▸ AIM OF THE TASK
Below is some data. Retype exactly the lines starting at the one with "A 0.796 dm³" and ending at the one with "At 584.9 K the".
** Opening PROVIDED DATA block **
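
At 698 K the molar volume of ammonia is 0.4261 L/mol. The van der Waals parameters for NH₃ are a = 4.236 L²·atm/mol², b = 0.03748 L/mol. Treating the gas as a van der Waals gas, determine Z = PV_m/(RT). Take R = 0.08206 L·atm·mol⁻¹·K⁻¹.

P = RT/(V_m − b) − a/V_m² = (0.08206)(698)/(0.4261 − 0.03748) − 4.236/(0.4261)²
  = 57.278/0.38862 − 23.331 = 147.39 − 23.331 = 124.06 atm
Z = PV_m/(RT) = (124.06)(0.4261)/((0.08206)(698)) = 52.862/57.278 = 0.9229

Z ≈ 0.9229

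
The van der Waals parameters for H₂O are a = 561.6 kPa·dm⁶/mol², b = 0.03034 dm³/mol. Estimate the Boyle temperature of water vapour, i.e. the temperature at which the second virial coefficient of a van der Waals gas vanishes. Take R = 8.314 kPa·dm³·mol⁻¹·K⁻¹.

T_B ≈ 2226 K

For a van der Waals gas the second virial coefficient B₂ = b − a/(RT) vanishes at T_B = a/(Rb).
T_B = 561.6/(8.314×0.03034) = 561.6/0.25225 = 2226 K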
** Closing PROVIDED DATA block **
** Opening PROVIDED DATA block **
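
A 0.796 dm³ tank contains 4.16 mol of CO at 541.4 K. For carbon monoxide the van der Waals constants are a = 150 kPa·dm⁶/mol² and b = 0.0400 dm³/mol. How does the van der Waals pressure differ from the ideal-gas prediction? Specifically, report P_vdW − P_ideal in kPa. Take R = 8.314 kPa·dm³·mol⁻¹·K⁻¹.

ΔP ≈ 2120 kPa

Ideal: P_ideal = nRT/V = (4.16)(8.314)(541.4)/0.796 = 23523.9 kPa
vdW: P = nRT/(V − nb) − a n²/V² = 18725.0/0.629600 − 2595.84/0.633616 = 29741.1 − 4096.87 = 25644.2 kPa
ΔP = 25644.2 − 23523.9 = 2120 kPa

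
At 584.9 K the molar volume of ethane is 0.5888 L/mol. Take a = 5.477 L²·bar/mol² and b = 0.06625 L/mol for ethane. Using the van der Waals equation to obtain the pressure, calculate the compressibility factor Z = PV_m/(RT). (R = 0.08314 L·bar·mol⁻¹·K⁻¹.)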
** Closing PROVIDED DATA block **
** Opening PROVIDED DATA block **
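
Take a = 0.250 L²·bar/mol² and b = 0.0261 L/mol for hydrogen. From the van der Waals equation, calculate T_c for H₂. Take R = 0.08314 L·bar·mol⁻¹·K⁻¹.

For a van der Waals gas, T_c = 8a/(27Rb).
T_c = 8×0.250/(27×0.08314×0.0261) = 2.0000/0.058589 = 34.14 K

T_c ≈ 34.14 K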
** Closing PROVIDED DATA block **
▸ SOLUTION
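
A 0.796 dm³ tank contains 4.16 mol of CO at 541.4 K. For carbon monoxide the van der Waals constants are a = 150 kPa·dm⁶/mol² and b = 0.0400 dm³/mol. How does the van der Waals pressure differ from the ideal-gas prediction? Specifically, report P_vdW − P_ideal in kPa. Take R = 8.314 kPa·dm³·mol⁻¹·K⁻¹.

ΔP ≈ 2120 kPa

Ideal: P_ideal = nRT/V = (4.16)(8.314)(541.4)/0.796 = 23523.9 kPa
vdW: P = nRT/(V − nb) − a n²/V² = 18725.0/0.629600 − 2595.84/0.633616 = 29741.1 − 4096.87 = 25644.2 kPa
ΔP = 25644.2 − 23523.9 = 2120 kPa

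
At 584.9 K the molar volume of ethane is 0.5888 L/mol. Take a = 5.477 L²·bar/mol² and b = 0.06625 L/mol for ethane. Using the van der Waals equation to obtain the pressure, calculate the compressibility factor Z = PV_m/(RT). (R = 0.08314 L·bar·mol⁻¹·K⁻¹.)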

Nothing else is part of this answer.